Write out the whole listing again, exactly.
* * * * * * * * *
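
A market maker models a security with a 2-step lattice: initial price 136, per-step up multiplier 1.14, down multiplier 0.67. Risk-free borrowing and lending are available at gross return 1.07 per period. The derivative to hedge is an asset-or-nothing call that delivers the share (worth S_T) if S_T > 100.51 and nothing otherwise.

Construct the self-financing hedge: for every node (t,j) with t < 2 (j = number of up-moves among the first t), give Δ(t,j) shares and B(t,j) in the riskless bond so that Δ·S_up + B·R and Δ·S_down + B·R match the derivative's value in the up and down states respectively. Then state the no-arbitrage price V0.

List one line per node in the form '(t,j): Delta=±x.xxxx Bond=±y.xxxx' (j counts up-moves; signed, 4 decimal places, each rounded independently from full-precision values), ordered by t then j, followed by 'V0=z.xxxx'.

Risk-neutral probability p* = (R−d)/(u−d) = (1.07−0.67)/(1.14−0.67) = 0.8511.
Payoff layer (t=2): V(2,0)=0.0000, V(2,1)=103.8768, V(2,2)=176.7456
(1,0): S=91.1200. Δ = (V_up−V_dn)/(S_up−S_dn) = (103.8768−0.0000)/(103.8768−61.0504) = 2.4255. V = [p*·103.8768 + (1−p*)·0.0000]/1.07 = 82.6222. B = V − Δ·S = -138.3922.
(1,1): S=155.0400. Δ = (V_up−V_dn)/(S_up−S_dn) = (176.7456−103.8768)/(176.7456−103.8768) = 1.0000. V = [p*·176.7456 + (1−p*)·103.8768]/1.07 = 155.0400. B = V − Δ·S = 0.0000.
(0,0): S=136.0000. Δ = (V_up−V_dn)/(S_up−S_dn) = (155.0400−82.6222)/(155.0400−91.1200) = 1.1329. V = [p*·155.0400 + (1−p*)·82.6222]/1.07 = 134.8172. B = V − Δ·S = -19.2632.
Self-financing check: at every node Δ·S+B equals the discounted successor values.

(0,0): Delta=1.1329 Bond=-19.2632
(1,0): Delta=2.4255 Bond=-138.3922
(1,1): Delta=1.0000 Bond=0.0000
V0=134.8172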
* * * * * * * * *
* Solution below
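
A market maker models a security with a 2-step lattice: initial price 136, per-step up multiplier 1.14, down multiplier 0.67. Risk-free borrowing and lending are available at gross return 1.07 per period. The derivative to hedge is an asset-or-nothing call that delivers the share (worth S_T) if S_T > 100.51 and nothing otherwise.

Construct the self-financing hedge: for every node (t,j) with t < 2 (j = number of up-moves among the first t), give Δ(t,j) shares and B(t,j) in the riskless bond so that Δ·S_up + B·R and Δ·S_down + B·R match the derivative's value in the up and down states respectively. Then state the no-arbitrage price V0.

List one line per node in the form '(t,j): Delta=±x.xxxx Bond=±y.xxxx' (j counts up-moves; signed, 4 decimal places, each rounded independently from full-precision values), ordered by t then j, followed by 'V0=z.xxxx'.

Risk-neutral probability p* = (R−d)/(u−d) = (1.07−0.67)/(1.14−0.67) = 0.8511.
Payoff layer (t=2): V(2,0)=0.0000, V(2,1)=103.8768, V(2,2)=176.7456
(1,0): S=91.1200. Δ = (V_up−V_dn)/(S_up−S_dn) = (103.8768−0.0000)/(103.8768−61.0504) = 2.4255. V = [p*·103.8768 + (1−p*)·0.0000]/1.07 = 82.6222. B = V − Δ·S = -138.3922.
(1,1): S=155.0400. Δ = (V_up−V_dn)/(S_up−S_dn) = (176.7456−103.8768)/(176.7456−103.8768) = 1.0000. V = [p*·176.7456 + (1−p*)·103.8768]/1.07 = 155.0400. B = V − Δ·S = 0.0000.
(0,0): S=136.0000. Δ = (V_up−V_dn)/(S_up−S_dn) = (155.0400−82.6222)/(155.0400−91.1200) = 1.1329. V = [p*·155.0400 + (1−p*)·82.6222]/1.07 = 134.8172. B = V − Δ·S = -19.2632.
Self-financing check: at every node Δ·S+B equals the discounted successor values.

(0,0): Delta=1.1329 Bond=-19.2632
(1,0): Delta=2.4255 Bond=-138.3922
(1,1): Delta=1.0000 Bond=0.0000
V0=134.8172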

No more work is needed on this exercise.